- _PROMPT_: Please transcribe exactly, and only, the lines of the data below between the line holding "z = f.T @ h.T" and the line holding "np.einsum('il,ji->lj', d, c)", inclusive.

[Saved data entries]
►

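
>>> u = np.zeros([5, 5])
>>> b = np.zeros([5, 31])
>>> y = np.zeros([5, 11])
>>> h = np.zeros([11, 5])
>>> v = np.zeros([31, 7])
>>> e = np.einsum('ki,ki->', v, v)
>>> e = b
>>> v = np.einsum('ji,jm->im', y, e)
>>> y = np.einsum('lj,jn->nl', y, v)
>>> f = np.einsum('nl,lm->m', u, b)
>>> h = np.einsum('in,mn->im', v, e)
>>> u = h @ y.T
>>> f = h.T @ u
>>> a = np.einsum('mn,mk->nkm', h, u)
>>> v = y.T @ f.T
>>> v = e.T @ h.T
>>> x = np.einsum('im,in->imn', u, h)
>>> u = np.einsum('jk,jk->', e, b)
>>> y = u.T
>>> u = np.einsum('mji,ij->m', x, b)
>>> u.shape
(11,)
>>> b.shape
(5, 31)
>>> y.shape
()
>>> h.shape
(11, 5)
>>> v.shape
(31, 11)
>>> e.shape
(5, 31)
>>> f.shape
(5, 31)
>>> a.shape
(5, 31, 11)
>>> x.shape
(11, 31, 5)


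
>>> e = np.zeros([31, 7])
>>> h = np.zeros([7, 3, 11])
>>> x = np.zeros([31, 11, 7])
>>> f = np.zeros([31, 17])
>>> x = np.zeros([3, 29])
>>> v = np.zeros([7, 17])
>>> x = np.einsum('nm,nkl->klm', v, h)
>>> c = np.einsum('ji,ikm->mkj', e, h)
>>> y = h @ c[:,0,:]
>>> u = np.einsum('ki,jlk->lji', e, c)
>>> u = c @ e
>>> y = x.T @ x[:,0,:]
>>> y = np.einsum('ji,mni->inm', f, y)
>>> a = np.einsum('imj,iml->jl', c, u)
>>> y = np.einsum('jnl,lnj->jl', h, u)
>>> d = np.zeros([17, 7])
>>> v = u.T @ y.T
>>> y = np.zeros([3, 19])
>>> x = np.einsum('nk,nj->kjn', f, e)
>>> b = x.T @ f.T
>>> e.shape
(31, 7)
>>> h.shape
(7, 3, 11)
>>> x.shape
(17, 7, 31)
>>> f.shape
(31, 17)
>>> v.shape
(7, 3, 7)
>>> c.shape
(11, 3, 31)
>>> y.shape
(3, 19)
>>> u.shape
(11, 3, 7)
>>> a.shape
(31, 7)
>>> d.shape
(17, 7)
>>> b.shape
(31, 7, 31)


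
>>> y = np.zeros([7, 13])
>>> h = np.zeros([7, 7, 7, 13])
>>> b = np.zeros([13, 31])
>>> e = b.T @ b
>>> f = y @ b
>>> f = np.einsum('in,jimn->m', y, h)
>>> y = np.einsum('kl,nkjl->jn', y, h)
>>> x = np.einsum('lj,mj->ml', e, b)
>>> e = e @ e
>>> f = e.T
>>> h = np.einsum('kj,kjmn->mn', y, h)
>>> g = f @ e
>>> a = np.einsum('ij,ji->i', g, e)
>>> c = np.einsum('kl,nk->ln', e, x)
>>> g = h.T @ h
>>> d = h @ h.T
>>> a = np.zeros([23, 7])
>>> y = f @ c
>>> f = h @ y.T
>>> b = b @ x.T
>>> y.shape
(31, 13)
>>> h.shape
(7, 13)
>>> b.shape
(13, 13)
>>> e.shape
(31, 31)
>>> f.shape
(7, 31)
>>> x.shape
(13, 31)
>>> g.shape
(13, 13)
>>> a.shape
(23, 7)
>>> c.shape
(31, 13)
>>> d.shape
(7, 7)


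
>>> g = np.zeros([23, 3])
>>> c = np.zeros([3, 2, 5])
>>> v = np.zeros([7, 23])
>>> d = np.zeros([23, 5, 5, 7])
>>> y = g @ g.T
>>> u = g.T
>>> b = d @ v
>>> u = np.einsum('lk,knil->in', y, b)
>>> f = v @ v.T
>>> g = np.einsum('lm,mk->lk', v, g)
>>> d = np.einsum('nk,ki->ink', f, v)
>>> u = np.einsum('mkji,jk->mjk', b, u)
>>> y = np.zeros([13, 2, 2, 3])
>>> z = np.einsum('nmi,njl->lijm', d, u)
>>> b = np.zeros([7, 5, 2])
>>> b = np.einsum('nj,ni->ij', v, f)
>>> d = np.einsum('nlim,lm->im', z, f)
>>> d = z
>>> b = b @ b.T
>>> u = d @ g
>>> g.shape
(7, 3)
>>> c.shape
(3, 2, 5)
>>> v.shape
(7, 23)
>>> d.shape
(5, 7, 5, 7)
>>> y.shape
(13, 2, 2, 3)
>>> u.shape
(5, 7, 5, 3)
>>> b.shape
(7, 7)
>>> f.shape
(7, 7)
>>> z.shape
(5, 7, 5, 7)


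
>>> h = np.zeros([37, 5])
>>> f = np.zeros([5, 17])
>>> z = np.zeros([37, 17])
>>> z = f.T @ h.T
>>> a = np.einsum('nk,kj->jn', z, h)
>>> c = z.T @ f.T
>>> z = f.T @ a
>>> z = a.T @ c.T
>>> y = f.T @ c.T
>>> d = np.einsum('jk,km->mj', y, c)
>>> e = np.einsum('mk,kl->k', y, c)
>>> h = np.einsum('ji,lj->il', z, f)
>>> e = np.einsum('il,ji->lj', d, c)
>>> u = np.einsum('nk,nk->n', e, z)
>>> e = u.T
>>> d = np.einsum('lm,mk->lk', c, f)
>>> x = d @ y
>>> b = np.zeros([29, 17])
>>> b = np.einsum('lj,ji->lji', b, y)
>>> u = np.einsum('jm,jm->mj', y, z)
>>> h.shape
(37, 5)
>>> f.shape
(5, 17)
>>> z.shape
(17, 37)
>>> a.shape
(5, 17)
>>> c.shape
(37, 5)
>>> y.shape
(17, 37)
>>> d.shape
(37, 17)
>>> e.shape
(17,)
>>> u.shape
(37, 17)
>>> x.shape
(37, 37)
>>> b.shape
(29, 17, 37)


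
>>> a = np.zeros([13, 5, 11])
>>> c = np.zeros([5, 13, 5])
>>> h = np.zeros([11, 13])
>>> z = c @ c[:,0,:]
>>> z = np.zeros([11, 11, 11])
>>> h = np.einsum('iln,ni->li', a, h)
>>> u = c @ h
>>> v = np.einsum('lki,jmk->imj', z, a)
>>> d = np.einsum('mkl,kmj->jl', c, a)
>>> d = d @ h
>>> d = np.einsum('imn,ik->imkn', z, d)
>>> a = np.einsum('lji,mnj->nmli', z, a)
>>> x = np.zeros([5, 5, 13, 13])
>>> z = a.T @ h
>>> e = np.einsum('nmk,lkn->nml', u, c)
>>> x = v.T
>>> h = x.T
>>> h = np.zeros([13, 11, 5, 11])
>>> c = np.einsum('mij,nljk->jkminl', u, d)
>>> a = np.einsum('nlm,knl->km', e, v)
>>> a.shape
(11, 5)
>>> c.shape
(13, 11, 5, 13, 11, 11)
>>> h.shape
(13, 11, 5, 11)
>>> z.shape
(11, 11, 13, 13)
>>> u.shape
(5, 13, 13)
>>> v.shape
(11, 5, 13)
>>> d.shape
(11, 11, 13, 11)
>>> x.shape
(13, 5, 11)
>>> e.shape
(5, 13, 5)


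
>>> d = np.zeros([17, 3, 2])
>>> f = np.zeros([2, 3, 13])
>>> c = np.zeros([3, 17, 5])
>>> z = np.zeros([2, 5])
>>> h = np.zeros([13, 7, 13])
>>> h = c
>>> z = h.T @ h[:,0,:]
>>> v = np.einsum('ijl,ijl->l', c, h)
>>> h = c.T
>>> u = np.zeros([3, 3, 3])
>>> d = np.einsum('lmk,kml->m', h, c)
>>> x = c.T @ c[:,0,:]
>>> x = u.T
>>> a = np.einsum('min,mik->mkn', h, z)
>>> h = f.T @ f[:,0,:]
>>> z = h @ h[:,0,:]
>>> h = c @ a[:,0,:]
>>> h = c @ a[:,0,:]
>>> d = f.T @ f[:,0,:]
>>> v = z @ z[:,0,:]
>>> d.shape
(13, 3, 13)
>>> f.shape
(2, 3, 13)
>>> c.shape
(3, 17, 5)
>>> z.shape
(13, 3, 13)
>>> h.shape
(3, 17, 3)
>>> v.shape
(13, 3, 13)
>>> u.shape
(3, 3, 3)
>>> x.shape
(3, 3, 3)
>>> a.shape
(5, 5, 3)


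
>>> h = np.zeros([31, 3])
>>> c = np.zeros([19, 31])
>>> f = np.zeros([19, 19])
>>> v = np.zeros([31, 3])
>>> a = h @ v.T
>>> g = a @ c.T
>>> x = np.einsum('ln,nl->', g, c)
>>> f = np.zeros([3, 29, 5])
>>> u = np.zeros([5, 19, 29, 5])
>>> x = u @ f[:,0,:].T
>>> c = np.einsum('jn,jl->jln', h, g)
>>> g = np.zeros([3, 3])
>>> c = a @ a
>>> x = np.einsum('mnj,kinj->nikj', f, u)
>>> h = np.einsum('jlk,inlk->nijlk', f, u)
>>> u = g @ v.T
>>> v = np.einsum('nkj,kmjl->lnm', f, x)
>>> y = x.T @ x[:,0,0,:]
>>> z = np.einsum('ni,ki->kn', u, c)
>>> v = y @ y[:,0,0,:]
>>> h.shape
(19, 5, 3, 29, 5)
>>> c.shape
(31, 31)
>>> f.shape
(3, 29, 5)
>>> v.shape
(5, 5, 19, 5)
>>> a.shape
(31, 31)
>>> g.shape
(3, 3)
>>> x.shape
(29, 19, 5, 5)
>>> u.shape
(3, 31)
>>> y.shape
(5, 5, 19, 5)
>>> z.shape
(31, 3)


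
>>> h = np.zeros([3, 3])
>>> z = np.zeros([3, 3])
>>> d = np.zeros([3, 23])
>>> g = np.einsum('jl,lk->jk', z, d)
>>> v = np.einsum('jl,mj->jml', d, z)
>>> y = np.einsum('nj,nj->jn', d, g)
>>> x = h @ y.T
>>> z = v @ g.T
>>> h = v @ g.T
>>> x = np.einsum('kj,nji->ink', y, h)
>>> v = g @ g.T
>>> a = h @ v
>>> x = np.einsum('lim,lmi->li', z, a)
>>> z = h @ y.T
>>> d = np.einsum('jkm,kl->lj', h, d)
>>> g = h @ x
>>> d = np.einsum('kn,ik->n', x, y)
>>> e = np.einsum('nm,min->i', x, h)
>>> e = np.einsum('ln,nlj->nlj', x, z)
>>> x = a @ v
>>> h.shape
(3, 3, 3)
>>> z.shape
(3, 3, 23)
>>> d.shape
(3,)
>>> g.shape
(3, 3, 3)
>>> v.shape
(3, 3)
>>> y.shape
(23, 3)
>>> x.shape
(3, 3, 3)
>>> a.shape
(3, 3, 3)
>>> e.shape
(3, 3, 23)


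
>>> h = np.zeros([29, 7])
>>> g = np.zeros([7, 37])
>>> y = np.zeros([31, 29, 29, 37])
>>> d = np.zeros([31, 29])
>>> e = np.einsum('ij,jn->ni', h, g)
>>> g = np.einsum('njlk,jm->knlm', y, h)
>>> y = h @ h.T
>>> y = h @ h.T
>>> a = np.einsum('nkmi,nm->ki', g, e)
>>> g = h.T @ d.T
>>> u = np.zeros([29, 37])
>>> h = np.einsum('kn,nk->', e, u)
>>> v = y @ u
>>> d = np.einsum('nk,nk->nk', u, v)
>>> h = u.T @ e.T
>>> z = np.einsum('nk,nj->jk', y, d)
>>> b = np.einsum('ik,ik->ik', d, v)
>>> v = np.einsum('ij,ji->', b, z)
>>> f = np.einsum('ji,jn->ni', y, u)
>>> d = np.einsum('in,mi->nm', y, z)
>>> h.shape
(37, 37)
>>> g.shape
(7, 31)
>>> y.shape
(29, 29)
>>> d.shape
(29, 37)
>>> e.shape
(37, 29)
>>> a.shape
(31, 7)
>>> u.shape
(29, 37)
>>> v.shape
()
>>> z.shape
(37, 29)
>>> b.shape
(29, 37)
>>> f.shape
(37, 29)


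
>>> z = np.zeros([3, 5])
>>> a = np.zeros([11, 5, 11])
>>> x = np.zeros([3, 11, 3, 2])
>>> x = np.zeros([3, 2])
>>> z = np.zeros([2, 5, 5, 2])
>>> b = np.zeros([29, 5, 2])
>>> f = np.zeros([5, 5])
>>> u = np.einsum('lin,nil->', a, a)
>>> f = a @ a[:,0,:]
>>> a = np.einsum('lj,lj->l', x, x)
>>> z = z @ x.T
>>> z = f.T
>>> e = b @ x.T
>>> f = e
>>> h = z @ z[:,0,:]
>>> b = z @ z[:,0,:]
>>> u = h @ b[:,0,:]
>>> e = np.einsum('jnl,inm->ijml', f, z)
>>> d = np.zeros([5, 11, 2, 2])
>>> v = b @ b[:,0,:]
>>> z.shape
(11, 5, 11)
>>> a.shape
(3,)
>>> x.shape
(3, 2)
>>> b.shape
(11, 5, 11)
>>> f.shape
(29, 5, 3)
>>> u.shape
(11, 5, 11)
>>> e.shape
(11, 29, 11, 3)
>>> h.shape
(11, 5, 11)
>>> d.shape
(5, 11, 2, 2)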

◄
►

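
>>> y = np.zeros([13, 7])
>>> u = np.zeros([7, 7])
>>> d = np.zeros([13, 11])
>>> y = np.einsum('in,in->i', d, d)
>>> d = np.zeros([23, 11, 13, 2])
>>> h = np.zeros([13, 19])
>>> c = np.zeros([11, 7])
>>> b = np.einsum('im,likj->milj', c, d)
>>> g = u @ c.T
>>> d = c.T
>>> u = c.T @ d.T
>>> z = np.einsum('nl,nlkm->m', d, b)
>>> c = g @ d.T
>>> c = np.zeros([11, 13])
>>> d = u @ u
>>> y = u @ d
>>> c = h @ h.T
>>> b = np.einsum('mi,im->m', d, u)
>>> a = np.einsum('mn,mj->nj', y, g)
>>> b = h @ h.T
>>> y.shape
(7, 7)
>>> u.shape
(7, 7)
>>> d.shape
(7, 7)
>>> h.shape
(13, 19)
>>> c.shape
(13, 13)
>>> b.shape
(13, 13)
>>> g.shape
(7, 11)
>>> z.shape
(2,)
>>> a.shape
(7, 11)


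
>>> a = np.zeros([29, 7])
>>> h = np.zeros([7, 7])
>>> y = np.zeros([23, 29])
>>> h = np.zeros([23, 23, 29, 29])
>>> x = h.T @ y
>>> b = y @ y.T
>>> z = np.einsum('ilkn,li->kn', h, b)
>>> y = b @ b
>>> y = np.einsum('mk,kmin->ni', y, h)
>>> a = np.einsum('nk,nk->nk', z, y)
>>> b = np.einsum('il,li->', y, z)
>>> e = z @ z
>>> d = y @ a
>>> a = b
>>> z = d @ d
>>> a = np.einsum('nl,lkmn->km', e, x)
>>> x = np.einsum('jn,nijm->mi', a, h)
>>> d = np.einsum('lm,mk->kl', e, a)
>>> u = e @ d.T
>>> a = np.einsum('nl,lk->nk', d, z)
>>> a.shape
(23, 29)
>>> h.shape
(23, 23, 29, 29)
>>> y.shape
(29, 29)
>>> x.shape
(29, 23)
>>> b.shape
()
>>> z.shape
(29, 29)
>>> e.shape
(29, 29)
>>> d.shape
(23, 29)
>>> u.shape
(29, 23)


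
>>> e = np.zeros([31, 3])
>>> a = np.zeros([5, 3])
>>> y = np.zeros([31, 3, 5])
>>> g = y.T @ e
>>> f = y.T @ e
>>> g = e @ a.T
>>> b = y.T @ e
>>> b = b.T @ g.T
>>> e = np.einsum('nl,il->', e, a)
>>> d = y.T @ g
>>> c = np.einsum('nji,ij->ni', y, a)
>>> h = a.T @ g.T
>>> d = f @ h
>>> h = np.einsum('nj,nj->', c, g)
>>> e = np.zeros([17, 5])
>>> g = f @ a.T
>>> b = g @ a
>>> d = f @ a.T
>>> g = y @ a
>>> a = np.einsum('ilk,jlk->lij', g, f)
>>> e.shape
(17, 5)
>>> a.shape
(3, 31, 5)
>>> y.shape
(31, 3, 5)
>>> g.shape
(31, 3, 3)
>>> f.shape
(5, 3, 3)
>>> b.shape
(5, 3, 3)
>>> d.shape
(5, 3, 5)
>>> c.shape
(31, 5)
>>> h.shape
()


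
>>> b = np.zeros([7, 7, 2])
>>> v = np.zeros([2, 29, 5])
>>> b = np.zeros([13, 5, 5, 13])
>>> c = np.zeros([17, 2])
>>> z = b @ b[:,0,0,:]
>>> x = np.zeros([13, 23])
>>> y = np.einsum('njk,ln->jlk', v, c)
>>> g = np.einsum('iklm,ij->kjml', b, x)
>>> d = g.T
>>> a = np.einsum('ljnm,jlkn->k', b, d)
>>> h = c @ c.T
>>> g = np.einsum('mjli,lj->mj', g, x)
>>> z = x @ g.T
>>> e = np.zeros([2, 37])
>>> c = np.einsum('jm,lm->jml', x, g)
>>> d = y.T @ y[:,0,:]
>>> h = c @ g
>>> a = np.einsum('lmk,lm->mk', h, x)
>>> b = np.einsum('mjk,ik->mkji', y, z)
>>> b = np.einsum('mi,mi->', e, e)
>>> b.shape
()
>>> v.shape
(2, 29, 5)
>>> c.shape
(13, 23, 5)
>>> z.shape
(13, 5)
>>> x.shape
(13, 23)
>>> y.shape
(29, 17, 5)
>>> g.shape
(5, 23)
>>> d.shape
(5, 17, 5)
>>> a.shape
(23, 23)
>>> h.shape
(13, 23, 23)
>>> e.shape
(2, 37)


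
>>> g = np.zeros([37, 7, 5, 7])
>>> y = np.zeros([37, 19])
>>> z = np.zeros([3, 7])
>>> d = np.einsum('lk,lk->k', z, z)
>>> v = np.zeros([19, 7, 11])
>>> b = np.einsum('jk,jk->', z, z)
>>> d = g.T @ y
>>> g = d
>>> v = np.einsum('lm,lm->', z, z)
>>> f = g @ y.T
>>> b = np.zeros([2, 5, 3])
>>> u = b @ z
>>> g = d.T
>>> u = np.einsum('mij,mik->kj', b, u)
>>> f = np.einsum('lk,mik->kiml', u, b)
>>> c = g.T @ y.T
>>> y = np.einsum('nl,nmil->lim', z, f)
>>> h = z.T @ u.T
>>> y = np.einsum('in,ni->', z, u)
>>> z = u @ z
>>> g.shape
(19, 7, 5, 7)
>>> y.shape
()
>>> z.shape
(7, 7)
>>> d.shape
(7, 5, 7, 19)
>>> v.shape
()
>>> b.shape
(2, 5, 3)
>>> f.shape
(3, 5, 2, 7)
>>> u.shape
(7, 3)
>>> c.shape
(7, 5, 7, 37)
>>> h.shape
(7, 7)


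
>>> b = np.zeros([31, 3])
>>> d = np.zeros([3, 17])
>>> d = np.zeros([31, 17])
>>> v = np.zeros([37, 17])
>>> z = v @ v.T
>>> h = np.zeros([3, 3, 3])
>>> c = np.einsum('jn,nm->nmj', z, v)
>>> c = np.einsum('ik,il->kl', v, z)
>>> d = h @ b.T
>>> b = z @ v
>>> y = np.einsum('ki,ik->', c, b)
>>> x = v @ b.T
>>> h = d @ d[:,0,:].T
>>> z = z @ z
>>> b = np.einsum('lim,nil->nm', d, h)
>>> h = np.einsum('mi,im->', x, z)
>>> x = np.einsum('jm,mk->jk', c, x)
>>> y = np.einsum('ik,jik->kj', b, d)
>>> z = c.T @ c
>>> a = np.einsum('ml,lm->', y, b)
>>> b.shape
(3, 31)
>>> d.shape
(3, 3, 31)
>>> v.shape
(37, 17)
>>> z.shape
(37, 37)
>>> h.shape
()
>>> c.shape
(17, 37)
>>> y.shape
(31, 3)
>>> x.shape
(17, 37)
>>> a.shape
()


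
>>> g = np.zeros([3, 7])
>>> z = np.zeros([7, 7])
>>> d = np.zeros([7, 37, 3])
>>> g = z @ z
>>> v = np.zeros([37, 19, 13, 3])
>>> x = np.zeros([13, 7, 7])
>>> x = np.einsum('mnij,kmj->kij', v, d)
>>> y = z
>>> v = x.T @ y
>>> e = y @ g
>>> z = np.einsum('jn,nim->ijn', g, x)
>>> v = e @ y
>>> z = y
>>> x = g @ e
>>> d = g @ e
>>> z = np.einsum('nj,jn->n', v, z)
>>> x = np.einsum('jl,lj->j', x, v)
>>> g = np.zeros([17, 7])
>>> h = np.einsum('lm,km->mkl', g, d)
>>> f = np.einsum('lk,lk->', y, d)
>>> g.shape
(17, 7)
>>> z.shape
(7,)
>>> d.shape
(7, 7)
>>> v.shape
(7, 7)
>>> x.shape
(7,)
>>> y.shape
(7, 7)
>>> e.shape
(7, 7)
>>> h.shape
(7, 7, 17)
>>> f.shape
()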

◄

- _ANSWER BOX_:
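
>>> z = f.T @ h.T
>>> a = np.einsum('nk,kj->jn', z, h)
>>> c = z.T @ f.T
>>> z = f.T @ a
>>> z = a.T @ c.T
>>> y = f.T @ c.T
>>> d = np.einsum('jk,km->mj', y, c)
>>> e = np.einsum('mk,kl->k', y, c)
>>> h = np.einsum('ji,lj->il', z, f)
>>> e = np.einsum('il,ji->lj', d, c)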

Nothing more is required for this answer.